··· SUPPLIED RECORDS ···

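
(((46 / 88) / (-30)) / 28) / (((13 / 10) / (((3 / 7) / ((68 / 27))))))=-621/7623616 = 0.00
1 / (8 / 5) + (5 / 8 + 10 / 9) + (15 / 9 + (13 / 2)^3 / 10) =22673/720 = 31.49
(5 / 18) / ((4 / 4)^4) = 5/18 = 0.28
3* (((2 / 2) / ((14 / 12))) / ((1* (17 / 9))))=162/119 = 1.36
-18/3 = -6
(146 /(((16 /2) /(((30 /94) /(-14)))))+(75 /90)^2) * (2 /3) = 6595/35532 = 0.19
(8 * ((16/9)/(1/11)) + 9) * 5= 7445/9 = 827.22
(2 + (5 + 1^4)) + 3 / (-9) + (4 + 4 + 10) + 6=95/3 = 31.67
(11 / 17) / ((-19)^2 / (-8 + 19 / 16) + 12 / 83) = -99517/8127700 = -0.01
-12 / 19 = -0.63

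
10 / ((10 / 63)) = 63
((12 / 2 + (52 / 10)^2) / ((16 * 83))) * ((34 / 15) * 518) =1818439/62250 = 29.21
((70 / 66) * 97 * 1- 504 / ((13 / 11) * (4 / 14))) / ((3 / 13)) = -596197/99 = -6022.19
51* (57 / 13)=2907/13 = 223.62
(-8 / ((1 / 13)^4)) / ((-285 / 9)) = 685464/95 = 7215.41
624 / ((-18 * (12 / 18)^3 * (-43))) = 117/43 = 2.72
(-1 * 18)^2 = 324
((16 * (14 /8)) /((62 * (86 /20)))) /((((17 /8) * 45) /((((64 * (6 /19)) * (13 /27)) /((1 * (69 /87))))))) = 10809344/802131417 = 0.01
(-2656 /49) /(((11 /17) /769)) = -34721888/539 = -64419.09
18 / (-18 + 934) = 9/458 = 0.02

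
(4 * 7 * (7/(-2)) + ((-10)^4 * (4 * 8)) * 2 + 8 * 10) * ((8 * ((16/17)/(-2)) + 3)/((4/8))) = -978796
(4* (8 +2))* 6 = 240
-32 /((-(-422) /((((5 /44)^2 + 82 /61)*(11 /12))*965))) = -154667305/1698972 = -91.04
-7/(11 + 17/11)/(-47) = 77/6486 = 0.01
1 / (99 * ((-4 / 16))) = -0.04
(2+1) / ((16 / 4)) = 0.75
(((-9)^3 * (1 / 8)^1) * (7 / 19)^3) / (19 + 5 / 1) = -83349/438976 = -0.19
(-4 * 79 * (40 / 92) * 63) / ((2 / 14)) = -1393560/23 = -60589.57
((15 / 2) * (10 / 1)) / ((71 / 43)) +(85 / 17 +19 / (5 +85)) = 323549/6390 = 50.63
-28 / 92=-7/23 = -0.30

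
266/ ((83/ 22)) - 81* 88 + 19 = -584195/83 = -7038.49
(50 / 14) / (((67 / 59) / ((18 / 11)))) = 26550/5159 = 5.15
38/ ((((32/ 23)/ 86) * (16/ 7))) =131537/128 = 1027.63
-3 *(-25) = 75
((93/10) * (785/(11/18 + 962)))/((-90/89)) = -1299489/173270 = -7.50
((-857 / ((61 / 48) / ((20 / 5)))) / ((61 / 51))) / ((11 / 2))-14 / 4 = -33853493/81862 = -413.54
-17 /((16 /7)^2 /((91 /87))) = -75803/22272 = -3.40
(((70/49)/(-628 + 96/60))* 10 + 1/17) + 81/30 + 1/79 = 202329551/73609830 = 2.75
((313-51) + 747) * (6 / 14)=3027/7 = 432.43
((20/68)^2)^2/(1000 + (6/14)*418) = 4375/689382334 = 0.00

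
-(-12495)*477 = 5960115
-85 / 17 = -5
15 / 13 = 1.15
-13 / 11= -1.18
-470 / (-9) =470/9 = 52.22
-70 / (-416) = 35/208 = 0.17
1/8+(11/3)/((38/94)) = 9.20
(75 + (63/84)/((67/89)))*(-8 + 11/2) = -101835/536 = -189.99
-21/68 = -0.31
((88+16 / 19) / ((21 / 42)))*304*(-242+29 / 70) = -456732288/35 = -13049493.94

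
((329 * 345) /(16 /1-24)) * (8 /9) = -37835/3 = -12611.67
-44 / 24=-1.83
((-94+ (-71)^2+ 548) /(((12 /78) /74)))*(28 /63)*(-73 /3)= -771783740/27 = -28584582.96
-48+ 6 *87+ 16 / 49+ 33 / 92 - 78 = 1788257/4508 = 396.69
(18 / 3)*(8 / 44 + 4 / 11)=36/11 = 3.27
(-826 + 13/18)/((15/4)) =-5942/27 = -220.07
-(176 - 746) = 570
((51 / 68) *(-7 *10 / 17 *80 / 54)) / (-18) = 350/1377 = 0.25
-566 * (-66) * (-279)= -10422324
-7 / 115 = -0.06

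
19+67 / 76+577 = 596.88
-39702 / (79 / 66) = -2620332/79 = -33168.76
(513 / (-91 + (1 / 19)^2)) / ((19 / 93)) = -100719/3650 = -27.59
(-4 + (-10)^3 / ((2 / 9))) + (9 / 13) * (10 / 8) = -4503.13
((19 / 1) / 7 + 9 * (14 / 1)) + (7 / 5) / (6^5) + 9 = 37480369/272160 = 137.71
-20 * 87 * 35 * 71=-4323900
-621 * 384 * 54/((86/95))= -14224654.88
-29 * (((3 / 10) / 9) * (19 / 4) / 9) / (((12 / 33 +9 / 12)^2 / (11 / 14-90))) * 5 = 83272079/453789 = 183.50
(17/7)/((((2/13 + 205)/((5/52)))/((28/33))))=85/88011 = 0.00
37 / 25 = 1.48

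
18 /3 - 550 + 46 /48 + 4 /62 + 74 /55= -22163569/40920 = -541.63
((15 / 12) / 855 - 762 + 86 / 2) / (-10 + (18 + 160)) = -491795/114912 = -4.28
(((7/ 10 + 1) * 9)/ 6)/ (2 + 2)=51/80 = 0.64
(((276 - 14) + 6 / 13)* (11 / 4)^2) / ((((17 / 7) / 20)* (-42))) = -516065/1326 = -389.19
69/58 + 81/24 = 4.56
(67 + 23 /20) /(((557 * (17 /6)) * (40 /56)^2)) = 200361/2367250 = 0.08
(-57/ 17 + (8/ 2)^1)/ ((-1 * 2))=-11/34 = -0.32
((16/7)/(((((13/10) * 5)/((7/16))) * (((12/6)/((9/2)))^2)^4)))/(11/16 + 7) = 14348907/1091584 = 13.15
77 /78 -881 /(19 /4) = -273409/1482 = -184.49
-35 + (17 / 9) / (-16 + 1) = -4742/135 = -35.13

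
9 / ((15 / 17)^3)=4913/375 = 13.10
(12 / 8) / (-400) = -3/800 = 0.00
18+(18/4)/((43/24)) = 882/43 = 20.51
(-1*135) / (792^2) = -5/23232 = 0.00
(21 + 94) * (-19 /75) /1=-437/15 = -29.13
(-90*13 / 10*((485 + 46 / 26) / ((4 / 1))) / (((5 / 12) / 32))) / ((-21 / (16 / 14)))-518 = 2064686/35 = 58991.03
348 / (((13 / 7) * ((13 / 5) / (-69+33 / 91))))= -4946.76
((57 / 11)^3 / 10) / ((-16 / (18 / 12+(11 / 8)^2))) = -2.95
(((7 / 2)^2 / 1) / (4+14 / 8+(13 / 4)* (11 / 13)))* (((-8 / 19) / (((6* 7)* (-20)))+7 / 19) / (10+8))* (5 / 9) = 1288/78489 = 0.02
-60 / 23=-2.61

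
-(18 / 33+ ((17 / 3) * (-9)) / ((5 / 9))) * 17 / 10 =85323/550 = 155.13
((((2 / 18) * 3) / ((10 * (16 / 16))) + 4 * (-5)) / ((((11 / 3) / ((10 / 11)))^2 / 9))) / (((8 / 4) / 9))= -727785/14641 = -49.71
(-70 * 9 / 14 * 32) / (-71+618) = -1440/547 = -2.63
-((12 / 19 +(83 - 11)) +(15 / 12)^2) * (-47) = 1060085/304 = 3487.12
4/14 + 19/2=137/14 = 9.79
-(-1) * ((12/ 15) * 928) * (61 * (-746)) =-168918272/5 = -33783654.40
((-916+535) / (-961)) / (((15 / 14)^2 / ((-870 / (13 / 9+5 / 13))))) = -164.27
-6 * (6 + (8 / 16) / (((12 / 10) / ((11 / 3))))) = -271/6 = -45.17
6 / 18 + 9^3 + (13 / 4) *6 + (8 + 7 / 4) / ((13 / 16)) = 4565/6 = 760.83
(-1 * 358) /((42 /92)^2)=-757528/441 = -1717.75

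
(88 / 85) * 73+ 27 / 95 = 24503/323 = 75.86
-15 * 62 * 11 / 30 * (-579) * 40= 7897560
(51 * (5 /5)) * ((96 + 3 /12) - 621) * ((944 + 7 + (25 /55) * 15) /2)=-140983533/11 = -12816684.82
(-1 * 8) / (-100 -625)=8/725 = 0.01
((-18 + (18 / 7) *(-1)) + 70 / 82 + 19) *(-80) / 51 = 16480/14637 = 1.13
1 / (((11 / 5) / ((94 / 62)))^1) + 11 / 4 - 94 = -123525/1364 = -90.56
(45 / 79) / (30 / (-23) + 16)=1035/26702 = 0.04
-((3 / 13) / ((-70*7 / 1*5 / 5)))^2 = -9/40576900 = 0.00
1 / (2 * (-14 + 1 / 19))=-19/530 = -0.04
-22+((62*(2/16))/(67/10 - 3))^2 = -96447/5476 = -17.61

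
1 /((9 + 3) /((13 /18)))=13/216 = 0.06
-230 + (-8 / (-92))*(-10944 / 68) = -95402/391 = -243.99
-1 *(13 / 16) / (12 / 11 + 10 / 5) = -143/544 = -0.26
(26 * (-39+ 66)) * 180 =126360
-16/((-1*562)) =8/281 = 0.03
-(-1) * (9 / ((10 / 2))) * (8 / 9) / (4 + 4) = 1/5 = 0.20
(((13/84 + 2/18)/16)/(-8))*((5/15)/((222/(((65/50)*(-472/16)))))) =51389/429649920 = 0.00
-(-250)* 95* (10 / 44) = 5397.73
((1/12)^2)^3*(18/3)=1/497664 = 0.00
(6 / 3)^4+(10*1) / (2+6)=69/4 = 17.25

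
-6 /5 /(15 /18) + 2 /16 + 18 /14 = -0.03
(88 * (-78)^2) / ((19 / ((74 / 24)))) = 86883.79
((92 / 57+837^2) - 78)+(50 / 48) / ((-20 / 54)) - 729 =638181851/912 = 699760.80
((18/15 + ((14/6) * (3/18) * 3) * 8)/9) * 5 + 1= 185/27 = 6.85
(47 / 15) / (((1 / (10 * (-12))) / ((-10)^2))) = -37600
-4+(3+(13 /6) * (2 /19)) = -44/57 = -0.77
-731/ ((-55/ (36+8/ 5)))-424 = 20828/275 = 75.74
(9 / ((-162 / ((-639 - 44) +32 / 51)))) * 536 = 9326668/459 = 20319.54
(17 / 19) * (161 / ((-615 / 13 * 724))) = -35581/8459940 = 0.00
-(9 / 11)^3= -729/1331 = -0.55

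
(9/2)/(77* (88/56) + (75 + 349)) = 9/1090 = 0.01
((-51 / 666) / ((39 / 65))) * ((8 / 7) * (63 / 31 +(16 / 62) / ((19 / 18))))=-50660/152551 = -0.33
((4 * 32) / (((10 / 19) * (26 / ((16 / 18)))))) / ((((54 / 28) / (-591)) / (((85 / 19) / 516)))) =-22.09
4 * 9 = 36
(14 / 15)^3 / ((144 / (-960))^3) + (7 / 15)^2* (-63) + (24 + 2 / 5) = -4195757/18225 = -230.22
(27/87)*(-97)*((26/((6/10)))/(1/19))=-718770/29 = -24785.17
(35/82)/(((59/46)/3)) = 2415/2419 = 1.00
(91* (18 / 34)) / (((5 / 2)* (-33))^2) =0.01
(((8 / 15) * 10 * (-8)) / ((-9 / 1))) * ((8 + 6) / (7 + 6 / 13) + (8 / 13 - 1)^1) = 26752/3783 = 7.07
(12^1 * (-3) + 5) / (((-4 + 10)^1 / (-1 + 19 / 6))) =-403/36 = -11.19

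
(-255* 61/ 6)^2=26884225/4 = 6721056.25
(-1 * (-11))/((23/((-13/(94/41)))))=-2.71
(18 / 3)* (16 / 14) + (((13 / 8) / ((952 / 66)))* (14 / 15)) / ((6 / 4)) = 98921/14280 = 6.93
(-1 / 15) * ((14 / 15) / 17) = -14/3825 = 0.00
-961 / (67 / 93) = -89373/67 = -1333.93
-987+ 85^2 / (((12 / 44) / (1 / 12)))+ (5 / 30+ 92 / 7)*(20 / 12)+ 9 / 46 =800503/644 = 1243.02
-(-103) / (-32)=-103/32 = -3.22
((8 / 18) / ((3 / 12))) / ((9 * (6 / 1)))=8/243 = 0.03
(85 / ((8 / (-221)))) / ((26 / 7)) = -10115/16 = -632.19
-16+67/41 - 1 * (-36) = 887/41 = 21.63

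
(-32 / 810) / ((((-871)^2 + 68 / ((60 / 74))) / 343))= -784/43897653 = 0.00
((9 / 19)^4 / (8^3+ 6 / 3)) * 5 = 32805/66984994 = 0.00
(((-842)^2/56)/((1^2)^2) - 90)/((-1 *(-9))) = 1396.67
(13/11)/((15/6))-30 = -1624/55 = -29.53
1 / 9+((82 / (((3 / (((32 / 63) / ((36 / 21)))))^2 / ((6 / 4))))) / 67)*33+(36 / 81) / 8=74009/97686 = 0.76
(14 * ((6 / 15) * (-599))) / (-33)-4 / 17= 284464/2805 = 101.41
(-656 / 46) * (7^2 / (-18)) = 8036/207 = 38.82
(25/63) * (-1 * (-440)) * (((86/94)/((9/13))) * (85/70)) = 52266500/186543 = 280.18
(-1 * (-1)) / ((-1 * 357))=-1/357 = 0.00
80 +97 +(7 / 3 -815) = -1907/3 = -635.67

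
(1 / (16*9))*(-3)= -1/48 = -0.02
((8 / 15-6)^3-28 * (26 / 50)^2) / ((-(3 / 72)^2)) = 184614656/1875 = 98461.15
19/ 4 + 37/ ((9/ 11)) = 49.97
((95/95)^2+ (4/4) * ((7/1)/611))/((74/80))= 24720/22607 = 1.09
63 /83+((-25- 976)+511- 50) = -539.24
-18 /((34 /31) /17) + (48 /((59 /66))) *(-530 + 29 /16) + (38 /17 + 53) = -28670502/1003 = -28584.75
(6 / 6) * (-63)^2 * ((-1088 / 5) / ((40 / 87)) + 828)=35197092/25 = 1407883.68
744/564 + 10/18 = 793/423 = 1.87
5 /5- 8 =-7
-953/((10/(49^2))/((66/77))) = -196127.40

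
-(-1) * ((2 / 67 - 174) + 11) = -10919/67 = -162.97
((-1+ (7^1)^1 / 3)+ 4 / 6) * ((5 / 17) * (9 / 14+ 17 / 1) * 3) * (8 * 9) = 266760/119 = 2241.68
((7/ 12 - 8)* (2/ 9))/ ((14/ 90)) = -445/42 = -10.60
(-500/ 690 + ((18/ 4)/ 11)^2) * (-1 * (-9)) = -55833/11132 = -5.02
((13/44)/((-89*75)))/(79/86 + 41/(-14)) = 3913/177688500 = 0.00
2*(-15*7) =-210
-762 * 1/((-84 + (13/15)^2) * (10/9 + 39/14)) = 21602700/9196921 = 2.35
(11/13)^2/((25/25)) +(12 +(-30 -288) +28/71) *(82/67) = -300115287/803933 = -373.31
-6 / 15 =-2/5 = -0.40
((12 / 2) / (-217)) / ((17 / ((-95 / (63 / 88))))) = 16720/77469 = 0.22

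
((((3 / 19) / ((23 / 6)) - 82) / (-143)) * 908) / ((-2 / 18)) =-26608032/5681 = -4683.69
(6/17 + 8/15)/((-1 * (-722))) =113/92055 = 0.00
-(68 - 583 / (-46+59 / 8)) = -25676/309 = -83.09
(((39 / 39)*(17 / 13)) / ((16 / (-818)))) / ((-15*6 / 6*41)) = 6953/63960 = 0.11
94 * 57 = 5358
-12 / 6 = -2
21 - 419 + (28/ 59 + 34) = -21448/59 = -363.53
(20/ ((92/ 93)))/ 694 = 465/15962 = 0.03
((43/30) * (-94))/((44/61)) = -123281/660 = -186.79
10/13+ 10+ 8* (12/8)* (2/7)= 1292/91 = 14.20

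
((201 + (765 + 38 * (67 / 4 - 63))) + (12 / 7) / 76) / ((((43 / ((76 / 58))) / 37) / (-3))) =23369163/8729 = 2677.19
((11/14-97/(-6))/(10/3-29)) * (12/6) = -712/539 = -1.32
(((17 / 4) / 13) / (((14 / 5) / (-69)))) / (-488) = 5865/355264 = 0.02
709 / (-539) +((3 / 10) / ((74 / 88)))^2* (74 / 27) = -1445723/1495725 = -0.97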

···

ASSIGNMENT
Reproduce, exactly as they stand in the data above, the lines from the one that holds "(20/ ((92/ 93)))/ 694 = 465/15962 = 0.03" to the one that holds "((11/14-97/(-6))/(10/3-29)) * (12/6)", inclusive.

OUTPUT OF THE TASK
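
(20/ ((92/ 93)))/ 694 = 465/15962 = 0.03
((43/30) * (-94))/((44/61)) = -123281/660 = -186.79
10/13+ 10+ 8* (12/8)* (2/7)= 1292/91 = 14.20

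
((201 + (765 + 38 * (67 / 4 - 63))) + (12 / 7) / 76) / ((((43 / ((76 / 58))) / 37) / (-3))) =23369163/8729 = 2677.19
((11/14-97/(-6))/(10/3-29)) * (12/6) = -712/539 = -1.32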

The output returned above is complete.